With both ends included, repeat exactly the lines of the entries below from the one containing "P(3->0) = 1/3, P(3->1)" down to the one containing "If the chain starts in state 2, what", and no others.

### Exercise material
Segment Open
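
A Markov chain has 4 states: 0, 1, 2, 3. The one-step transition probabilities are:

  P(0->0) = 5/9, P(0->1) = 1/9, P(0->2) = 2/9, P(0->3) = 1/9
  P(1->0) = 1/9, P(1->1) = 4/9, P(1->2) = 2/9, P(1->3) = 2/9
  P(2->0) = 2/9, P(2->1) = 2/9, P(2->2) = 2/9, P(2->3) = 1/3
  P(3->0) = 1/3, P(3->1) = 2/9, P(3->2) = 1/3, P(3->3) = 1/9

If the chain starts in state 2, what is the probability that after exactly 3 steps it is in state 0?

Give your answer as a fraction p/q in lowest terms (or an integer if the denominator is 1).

Computing P^3 by repeated multiplication:
P^1 =
  0: [5/9, 1/9, 2/9, 1/9]
  1: [1/9, 4/9, 2/9, 2/9]
  2: [2/9, 2/9, 2/9, 1/3]
  3: [1/3, 2/9, 1/3, 1/9]
P^2 =
  0: [11/27, 5/27, 19/81, 14/81]
  1: [19/81, 25/81, 20/81, 17/81]
  2: [25/81, 20/81, 7/27, 5/27]
  3: [26/81, 19/81, 19/81, 17/81]
P^3 =
  0: [260/729, 53/243, 176/729, 134/729]
  1: [211/729, 193/729, 179/729, 146/729]
  2: [232/729, 59/243, 59/243, 143/729]
  3: [238/729, 58/243, 179/729, 46/243]

(P^3)[2 -> 0] = 232/729

Answer: 232/729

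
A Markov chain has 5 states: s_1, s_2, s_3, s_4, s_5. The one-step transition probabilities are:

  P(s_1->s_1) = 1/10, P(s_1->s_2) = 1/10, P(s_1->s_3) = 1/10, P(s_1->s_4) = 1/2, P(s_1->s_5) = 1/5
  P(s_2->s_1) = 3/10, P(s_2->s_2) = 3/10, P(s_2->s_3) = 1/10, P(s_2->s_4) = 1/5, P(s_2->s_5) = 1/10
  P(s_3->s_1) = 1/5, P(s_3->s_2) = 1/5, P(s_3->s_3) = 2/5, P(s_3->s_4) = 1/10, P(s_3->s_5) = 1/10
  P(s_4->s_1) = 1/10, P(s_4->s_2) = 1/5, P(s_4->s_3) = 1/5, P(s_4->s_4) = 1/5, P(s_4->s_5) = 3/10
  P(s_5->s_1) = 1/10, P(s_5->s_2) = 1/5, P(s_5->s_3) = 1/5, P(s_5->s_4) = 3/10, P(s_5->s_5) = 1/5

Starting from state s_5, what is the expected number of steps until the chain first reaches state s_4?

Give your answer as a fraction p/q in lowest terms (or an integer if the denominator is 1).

Answer: 155/42

Derivation:
Let h_i = expected steps to first reach s_4 from state i.
Boundary: h_s_4 = 0.
First-step equations for the other states:
  h_s_1 = 1 + 1/10*h_s_1 + 1/10*h_s_2 + 1/10*h_s_3 + 1/2*h_s_4 + 1/5*h_s_5
  h_s_2 = 1 + 3/10*h_s_1 + 3/10*h_s_2 + 1/10*h_s_3 + 1/5*h_s_4 + 1/10*h_s_5
  h_s_3 = 1 + 1/5*h_s_1 + 1/5*h_s_2 + 2/5*h_s_3 + 1/10*h_s_4 + 1/10*h_s_5
  h_s_5 = 1 + 1/10*h_s_1 + 1/5*h_s_2 + 1/5*h_s_3 + 3/10*h_s_4 + 1/5*h_s_5

Substituting h_s_4 = 0 and rearranging gives the linear system (I - Q) h = 1:
  [9/10, -1/10, -1/10, -1/5] . (h_s_1, h_s_2, h_s_3, h_s_5) = 1
  [-3/10, 7/10, -1/10, -1/10] . (h_s_1, h_s_2, h_s_3, h_s_5) = 1
  [-1/5, -1/5, 3/5, -1/10] . (h_s_1, h_s_2, h_s_3, h_s_5) = 1
  [-1/10, -1/5, -1/5, 4/5] . (h_s_1, h_s_2, h_s_3, h_s_5) = 1

Solving yields:
  h_s_1 = 20/7
  h_s_2 = 1285/336
  h_s_3 = 505/112
  h_s_5 = 155/42

Starting state is s_5, so the expected hitting time is h_s_5 = 155/42.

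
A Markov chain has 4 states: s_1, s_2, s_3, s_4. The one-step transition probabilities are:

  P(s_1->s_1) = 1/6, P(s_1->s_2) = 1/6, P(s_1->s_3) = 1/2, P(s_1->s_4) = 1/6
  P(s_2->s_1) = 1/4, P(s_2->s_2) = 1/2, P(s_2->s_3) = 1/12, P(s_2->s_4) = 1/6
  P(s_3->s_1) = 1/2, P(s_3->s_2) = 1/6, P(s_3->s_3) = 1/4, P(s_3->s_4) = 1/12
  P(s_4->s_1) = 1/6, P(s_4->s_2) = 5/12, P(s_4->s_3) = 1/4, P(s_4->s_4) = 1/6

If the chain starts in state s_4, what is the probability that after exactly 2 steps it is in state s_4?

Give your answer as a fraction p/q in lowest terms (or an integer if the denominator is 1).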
Segment Closed
### Exercise result
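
  P(3->0) = 1/3, P(3->1) = 2/9, P(3->2) = 1/3, P(3->3) = 1/9

If the chain starts in state 2, what is the probability that after exactly 3 steps it is in state 0?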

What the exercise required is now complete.